### [Exercise]
For each record that follows, write out an identical copy.

### [The input]

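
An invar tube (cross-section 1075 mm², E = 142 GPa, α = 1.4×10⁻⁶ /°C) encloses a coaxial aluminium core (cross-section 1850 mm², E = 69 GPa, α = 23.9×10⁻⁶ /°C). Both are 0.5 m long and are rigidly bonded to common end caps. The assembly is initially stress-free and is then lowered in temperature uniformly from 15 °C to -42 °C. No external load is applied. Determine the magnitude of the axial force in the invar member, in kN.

P ≈ 89.2 kN (compressive in the invar)

Equilibrium of a rigid end plate with no external load gives equal and opposite internal forces ±P in the two members. Since α_{aluminium} > α_{invar}, cooling drives the aluminium into tension and the invar into compression.
Equating the net (thermal + elastic) strains gives |α₁ − α₂|·ΔT = P·[1/(A₁E₁) + 1/(A₂E₂)].
|α₁ − α₂|·ΔT = 22.5×10⁻⁶ × 57 = 0.001282.
1/(A₁E₁) + 1/(A₂E₂) = 1/(1075×142×10³) + 1/(1850×69×10³) = 1.438×10⁻⁸ N⁻¹.
P = 0.001282 / 1.438×10⁻⁸ = 89160 N = 89.16 kN.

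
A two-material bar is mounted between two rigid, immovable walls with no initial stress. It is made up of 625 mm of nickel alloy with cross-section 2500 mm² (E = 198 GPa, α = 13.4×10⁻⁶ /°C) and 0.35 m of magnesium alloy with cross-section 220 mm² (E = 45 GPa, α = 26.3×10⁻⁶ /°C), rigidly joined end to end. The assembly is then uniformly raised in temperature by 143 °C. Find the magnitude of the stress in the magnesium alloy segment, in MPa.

With the walls removed the bar would change length by δ_free = Σ αᵢΔT Lᵢ = 13.4×10⁻⁶×143×625 + 26.3×10⁻⁶×143×350 = 2.514 mm.
Since the ends are fixed, an axial force P builds up, equal in every segment, with P · Σ Lᵢ/(AᵢEᵢ) = δ_free.
The series flexibility is Σ Lᵢ/(AᵢEᵢ) = 625/(2500×198×10³) + 350/(220×45×10³) = 3.662×10⁻⁵ mm/N.
P = 2.514 / 3.662×10⁻⁵ = 68660 N = 68.66 kN, compressive.
σ_{magnesium alloy} = P / A = 68660 / 220 = 312.1 MPa.

σ ≈ 312 MPa (compressive)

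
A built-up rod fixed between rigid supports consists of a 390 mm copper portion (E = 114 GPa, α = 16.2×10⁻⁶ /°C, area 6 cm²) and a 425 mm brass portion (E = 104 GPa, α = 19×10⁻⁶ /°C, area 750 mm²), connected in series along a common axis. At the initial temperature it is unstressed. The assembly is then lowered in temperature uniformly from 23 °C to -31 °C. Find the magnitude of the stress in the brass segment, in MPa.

With the walls removed the bar would change length by δ_free = Σ αᵢΔT Lᵢ = 16.2×10⁻⁶×54×390 + 19×10⁻⁶×54×425 = 0.7772 mm.
The rigid supports impose zero overall length change; the single axial force P common to all segments must satisfy P Σ Lᵢ/(AᵢEᵢ) = δ_free.
Σ Lᵢ/(AᵢEᵢ) = 390/(600×114×10³) + 425/(750×104×10³) = 1.115×10⁻⁵ mm/N.
So P = 0.7772 / 1.115×10⁻⁵ = 69.7 kN, tensile.
σ_{brass} = P / A = 69700 / 750 = 92.94 MPa.

σ ≈ 92.9 MPa (tensile)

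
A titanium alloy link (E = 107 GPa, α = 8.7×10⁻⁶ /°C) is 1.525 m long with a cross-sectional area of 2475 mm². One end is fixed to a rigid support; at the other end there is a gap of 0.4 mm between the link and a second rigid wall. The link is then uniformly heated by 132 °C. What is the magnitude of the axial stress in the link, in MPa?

Unrestrained expansion: δ_free = αΔT L = 8.7×10⁻⁶ × 132 × 1525 = 1.751 mm.
This exceeds the 0.4 mm gap, so the wall pushes back. The portion of expansion that must be recovered elastically is δ_free − gap = 1.751 − 0.4 = 1.351 mm.
That suppressed elongation corresponds to σ = E·Δ/L = 107×10³ × 1.351/1525 = 94.81 MPa.

σ ≈ 94.8 MPa (compressive)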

### [Task solution]
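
An invar tube (cross-section 1075 mm², E = 142 GPa, α = 1.4×10⁻⁶ /°C) encloses a coaxial aluminium core (cross-section 1850 mm², E = 69 GPa, α = 23.9×10⁻⁶ /°C). Both are 0.5 m long and are rigidly bonded to common end caps. The assembly is initially stress-free and is then lowered in temperature uniformly from 15 °C to -42 °C. No external load is applied. Determine the magnitude of the axial force in the invar member, in kN.

P ≈ 89.2 kN (compressive in the invar)

Equilibrium of a rigid end plate with no external load gives equal and opposite internal forces ±P in the two members. Since α_{aluminium} > α_{invar}, cooling drives the aluminium into tension and the invar into compression.
Equating the net (thermal + elastic) strains gives |α₁ − α₂|·ΔT = P·[1/(A₁E₁) + 1/(A₂E₂)].
|α₁ − α₂|·ΔT = 22.5×10⁻⁶ × 57 = 0.001282.
1/(A₁E₁) + 1/(A₂E₂) = 1/(1075×142×10³) + 1/(1850×69×10³) = 1.438×10⁻⁸ N⁻¹.
P = 0.001282 / 1.438×10⁻⁸ = 89160 N = 89.16 kN.

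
A two-material bar is mounted between two rigid, immovable walls with no initial stress. It is made up of 625 mm of nickel alloy with cross-section 2500 mm² (E = 198 GPa, α = 13.4×10⁻⁶ /°C) and 0.35 m of magnesium alloy with cross-section 220 mm² (E = 45 GPa, α = 26.3×10⁻⁶ /°C), rigidly joined end to end. The assembly is then uniformly raised in temperature by 143 °C. Find the magnitude of the stress in the magnesium alloy segment, in MPa.

With the walls removed the bar would change length by δ_free = Σ αᵢΔT Lᵢ = 13.4×10⁻⁶×143×625 + 26.3×10⁻⁶×143×350 = 2.514 mm.
Since the ends are fixed, an axial force P builds up, equal in every segment, with P · Σ Lᵢ/(AᵢEᵢ) = δ_free.
The series flexibility is Σ Lᵢ/(AᵢEᵢ) = 625/(2500×198×10³) + 350/(220×45×10³) = 3.662×10⁻⁵ mm/N.
P = 2.514 / 3.662×10⁻⁵ = 68660 N = 68.66 kN, compressive.
σ_{magnesium alloy} = P / A = 68660 / 220 = 312.1 MPa.

σ ≈ 312 MPa (compressive)

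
A built-up rod fixed between rigid supports consists of a 390 mm copper portion (E = 114 GPa, α = 16.2×10⁻⁶ /°C, area 6 cm²) and a 425 mm brass portion (E = 104 GPa, α = 19×10⁻⁶ /°C, area 750 mm²), connected in series along a common axis. At the initial temperature it is unstressed. The assembly is then lowered in temperature uniformly from 23 °C to -31 °C. Find the magnitude of the stress in the brass segment, in MPa.

With the walls removed the bar would change length by δ_free = Σ αᵢΔT Lᵢ = 16.2×10⁻⁶×54×390 + 19×10⁻⁶×54×425 = 0.7772 mm.
The rigid supports impose zero overall length change; the single axial force P common to all segments must satisfy P Σ Lᵢ/(AᵢEᵢ) = δ_free.
Σ Lᵢ/(AᵢEᵢ) = 390/(600×114×10³) + 425/(750×104×10³) = 1.115×10⁻⁵ mm/N.
So P = 0.7772 / 1.115×10⁻⁵ = 69.7 kN, tensile.
σ_{brass} = P / A = 69700 / 750 = 92.94 MPa.

σ ≈ 92.9 MPa (tensile)

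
A titanium alloy link (E = 107 GPa, α = 8.7×10⁻⁶ /°C) is 1.525 m long with a cross-sectional area of 2475 mm². One end is fixed to a rigid support; at the other end there is a gap of 0.4 mm between the link and a second rigid wall. The link is then uniformly heated by 132 °C. What is the magnitude of the axial stress in the link, in MPa?

Unrestrained expansion: δ_free = αΔT L = 8.7×10⁻⁶ × 132 × 1525 = 1.751 mm.
This exceeds the 0.4 mm gap, so the wall pushes back. The portion of expansion that must be recovered elastically is δ_free − gap = 1.751 − 0.4 = 1.351 mm.
That suppressed elongation corresponds to σ = E·Δ/L = 107×10³ × 1.351/1525 = 94.81 MPa.

σ ≈ 94.8 MPa (compressive)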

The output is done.